RECORDS SUPPLIED -
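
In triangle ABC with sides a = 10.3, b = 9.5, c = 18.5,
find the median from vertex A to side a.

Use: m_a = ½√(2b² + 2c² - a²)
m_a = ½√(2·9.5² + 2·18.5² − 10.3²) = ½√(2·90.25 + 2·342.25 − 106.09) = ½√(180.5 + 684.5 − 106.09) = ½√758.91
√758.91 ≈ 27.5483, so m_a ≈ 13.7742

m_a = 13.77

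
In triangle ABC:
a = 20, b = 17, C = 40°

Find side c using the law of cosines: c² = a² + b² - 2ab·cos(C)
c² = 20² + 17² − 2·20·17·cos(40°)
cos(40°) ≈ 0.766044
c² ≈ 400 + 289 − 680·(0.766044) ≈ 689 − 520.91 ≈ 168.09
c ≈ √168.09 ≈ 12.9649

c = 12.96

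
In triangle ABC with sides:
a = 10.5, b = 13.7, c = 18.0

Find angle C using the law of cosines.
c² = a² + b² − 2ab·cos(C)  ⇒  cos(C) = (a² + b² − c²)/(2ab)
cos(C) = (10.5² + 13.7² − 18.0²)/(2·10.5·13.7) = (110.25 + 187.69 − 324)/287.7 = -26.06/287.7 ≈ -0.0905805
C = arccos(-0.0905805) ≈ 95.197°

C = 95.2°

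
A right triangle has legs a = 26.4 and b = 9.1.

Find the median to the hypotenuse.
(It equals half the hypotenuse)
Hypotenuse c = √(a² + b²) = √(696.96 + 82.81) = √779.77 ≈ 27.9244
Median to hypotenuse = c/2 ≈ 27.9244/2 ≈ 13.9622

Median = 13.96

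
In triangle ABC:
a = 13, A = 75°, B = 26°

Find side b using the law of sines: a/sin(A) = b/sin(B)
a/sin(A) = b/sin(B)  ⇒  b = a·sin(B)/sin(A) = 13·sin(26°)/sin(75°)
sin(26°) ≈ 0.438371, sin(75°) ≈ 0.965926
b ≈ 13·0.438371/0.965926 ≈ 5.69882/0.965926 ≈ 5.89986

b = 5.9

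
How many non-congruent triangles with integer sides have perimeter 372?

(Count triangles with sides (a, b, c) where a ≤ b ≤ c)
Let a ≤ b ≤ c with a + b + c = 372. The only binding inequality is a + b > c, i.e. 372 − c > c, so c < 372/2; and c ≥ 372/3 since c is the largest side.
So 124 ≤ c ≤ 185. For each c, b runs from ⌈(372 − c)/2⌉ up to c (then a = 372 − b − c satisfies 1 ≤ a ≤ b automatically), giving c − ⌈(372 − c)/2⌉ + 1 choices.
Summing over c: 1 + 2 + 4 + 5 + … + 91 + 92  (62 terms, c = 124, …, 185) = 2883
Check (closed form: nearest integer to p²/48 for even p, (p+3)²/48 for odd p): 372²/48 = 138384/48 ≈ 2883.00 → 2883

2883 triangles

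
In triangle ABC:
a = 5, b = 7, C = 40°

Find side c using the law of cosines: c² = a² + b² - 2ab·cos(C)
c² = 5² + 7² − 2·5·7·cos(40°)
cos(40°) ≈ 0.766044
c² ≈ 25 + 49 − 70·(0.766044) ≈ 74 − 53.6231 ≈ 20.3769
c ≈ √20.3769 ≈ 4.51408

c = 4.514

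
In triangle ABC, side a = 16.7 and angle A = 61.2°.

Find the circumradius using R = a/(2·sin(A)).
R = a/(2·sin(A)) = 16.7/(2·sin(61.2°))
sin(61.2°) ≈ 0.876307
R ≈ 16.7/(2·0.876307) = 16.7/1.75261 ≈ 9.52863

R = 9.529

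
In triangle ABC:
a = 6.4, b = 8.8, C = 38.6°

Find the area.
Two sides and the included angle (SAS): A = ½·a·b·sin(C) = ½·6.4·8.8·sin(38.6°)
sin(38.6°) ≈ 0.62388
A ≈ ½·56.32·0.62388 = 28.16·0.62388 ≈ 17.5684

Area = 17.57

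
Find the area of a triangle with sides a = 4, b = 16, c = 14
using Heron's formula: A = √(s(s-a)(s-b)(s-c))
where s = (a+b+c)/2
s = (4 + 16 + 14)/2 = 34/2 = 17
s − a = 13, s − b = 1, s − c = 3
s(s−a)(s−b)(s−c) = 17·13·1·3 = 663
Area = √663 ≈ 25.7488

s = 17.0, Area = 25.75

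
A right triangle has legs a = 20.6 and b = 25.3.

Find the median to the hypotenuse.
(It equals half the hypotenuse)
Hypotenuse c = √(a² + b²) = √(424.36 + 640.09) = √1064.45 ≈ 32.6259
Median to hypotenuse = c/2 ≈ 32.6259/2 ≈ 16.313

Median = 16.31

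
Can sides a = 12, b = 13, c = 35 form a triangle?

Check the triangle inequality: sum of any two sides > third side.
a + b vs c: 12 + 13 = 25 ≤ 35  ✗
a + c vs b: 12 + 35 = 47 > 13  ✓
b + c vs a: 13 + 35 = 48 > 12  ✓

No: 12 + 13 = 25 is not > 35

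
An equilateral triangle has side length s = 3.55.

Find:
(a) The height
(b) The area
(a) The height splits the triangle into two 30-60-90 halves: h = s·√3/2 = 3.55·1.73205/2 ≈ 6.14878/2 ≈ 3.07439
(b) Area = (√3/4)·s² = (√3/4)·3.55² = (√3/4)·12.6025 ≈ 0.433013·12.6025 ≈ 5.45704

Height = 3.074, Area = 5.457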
...
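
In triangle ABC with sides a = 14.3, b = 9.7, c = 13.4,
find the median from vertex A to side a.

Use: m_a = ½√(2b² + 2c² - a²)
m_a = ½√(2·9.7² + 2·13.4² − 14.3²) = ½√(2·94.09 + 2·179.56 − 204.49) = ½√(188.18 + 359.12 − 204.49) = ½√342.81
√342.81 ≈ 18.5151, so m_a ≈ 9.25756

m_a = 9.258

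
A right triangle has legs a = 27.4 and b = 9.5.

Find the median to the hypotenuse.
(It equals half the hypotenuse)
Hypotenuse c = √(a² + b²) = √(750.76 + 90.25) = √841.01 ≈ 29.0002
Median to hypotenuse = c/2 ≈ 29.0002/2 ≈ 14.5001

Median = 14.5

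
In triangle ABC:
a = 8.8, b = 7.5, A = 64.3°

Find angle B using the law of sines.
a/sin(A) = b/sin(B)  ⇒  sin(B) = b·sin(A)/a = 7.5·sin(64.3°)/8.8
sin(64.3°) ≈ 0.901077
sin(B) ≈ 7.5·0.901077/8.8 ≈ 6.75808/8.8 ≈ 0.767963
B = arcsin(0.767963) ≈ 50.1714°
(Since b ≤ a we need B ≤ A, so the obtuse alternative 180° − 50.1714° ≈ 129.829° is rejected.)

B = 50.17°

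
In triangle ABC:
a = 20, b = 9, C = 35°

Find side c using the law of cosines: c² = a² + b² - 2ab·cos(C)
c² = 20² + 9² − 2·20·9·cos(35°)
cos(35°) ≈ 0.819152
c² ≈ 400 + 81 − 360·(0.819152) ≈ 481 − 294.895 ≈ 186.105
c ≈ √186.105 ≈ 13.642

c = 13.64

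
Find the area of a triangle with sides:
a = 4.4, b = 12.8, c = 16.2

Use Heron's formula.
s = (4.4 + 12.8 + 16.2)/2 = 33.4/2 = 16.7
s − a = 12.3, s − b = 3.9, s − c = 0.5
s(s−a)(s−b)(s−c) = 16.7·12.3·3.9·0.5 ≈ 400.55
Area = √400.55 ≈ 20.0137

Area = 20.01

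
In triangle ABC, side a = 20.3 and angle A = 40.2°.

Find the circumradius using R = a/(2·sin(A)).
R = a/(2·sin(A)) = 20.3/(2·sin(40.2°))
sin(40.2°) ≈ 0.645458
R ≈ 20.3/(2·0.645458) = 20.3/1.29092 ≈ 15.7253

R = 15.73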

WHAT YOU SHOULD DO -
Among the lines above, find the one with "In triangle ABC with sides a = 10.3, b" and the one with "a = 10.5, b = 13.7, c = 18.0". Quote both and everything between them, exactly.

YOUR RESPONSE -
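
In triangle ABC with sides a = 10.3, b = 9.5, c = 18.5,
find the median from vertex A to side a.

Use: m_a = ½√(2b² + 2c² - a²)
m_a = ½√(2·9.5² + 2·18.5² − 10.3²) = ½√(2·90.25 + 2·342.25 − 106.09) = ½√(180.5 + 684.5 − 106.09) = ½√758.91
√758.91 ≈ 27.5483, so m_a ≈ 13.7742

m_a = 13.77

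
In triangle ABC:
a = 20, b = 17, C = 40°

Find side c using the law of cosines: c² = a² + b² - 2ab·cos(C)
c² = 20² + 17² − 2·20·17·cos(40°)
cos(40°) ≈ 0.766044
c² ≈ 400 + 289 − 680·(0.766044) ≈ 689 − 520.91 ≈ 168.09
c ≈ √168.09 ≈ 12.9649

c = 12.96

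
In triangle ABC with sides:
a = 10.5, b = 13.7, c = 18.0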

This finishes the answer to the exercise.